GIVEN DATA

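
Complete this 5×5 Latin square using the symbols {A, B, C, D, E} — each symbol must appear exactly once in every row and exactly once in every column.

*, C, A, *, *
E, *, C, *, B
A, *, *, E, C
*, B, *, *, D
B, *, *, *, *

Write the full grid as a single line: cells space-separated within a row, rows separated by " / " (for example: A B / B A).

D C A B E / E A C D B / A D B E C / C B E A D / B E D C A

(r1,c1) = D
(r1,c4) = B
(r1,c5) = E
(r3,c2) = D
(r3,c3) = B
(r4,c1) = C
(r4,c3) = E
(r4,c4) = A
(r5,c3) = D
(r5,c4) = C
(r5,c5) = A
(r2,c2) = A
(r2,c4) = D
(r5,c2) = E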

---

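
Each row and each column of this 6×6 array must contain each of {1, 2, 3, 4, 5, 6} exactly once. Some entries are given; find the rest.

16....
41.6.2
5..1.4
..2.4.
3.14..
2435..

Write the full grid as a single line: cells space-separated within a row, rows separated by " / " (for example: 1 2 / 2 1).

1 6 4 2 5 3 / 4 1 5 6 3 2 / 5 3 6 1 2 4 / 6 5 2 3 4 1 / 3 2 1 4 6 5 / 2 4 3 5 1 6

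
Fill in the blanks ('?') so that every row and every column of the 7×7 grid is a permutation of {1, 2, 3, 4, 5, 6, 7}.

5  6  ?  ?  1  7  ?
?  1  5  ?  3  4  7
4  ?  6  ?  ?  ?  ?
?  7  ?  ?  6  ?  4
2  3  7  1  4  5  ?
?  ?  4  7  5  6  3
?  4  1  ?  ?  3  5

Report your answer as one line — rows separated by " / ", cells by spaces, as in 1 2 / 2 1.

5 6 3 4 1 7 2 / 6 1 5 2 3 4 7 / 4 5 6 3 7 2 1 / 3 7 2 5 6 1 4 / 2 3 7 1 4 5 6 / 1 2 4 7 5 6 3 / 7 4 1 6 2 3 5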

--

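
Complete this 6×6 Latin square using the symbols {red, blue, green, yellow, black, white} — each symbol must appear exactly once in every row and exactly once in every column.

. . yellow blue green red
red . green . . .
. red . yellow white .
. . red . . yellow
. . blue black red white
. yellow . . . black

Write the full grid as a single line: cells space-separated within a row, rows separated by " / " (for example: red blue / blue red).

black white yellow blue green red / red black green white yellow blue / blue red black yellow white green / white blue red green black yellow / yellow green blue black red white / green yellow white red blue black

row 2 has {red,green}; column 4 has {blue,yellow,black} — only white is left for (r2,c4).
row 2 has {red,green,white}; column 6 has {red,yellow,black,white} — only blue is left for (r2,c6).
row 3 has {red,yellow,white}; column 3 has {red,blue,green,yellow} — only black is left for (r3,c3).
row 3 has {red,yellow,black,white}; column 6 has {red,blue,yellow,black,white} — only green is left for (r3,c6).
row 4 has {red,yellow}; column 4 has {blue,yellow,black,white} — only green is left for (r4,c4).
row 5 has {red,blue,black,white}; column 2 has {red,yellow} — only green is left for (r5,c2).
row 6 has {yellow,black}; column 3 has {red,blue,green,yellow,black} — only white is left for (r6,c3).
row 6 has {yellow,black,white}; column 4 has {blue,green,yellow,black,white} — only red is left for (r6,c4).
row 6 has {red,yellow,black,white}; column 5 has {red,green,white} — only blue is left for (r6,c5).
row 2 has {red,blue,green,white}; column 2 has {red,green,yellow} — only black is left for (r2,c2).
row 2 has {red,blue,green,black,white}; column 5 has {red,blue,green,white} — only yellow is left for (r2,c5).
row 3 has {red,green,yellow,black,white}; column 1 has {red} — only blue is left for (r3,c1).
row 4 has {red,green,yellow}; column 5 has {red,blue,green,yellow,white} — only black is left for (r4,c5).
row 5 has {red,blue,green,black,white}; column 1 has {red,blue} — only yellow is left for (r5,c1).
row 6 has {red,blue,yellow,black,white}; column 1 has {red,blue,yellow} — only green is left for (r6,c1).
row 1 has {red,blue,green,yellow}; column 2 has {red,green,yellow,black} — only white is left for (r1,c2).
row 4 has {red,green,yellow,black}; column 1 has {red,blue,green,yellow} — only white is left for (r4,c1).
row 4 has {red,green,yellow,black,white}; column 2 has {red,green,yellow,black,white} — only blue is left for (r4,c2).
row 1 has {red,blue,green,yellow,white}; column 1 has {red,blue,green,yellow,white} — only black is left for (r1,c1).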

TASK BRIEF
For each line in the data that contains the string "every", give a copy of that line.

TASK RESULT
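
Complete this 5×5 Latin square using the symbols {A, B, C, D, E} — each symbol must appear exactly once in every row and exactly once in every column.
Fill in the blanks ('?') so that every row and every column of the 7×7 grid is a permutation of {1, 2, 3, 4, 5, 6, 7}.
Complete this 6×6 Latin square using the symbols {red, blue, green, yellow, black, white} — each symbol must appear exactly once in every row and exactly once in every column.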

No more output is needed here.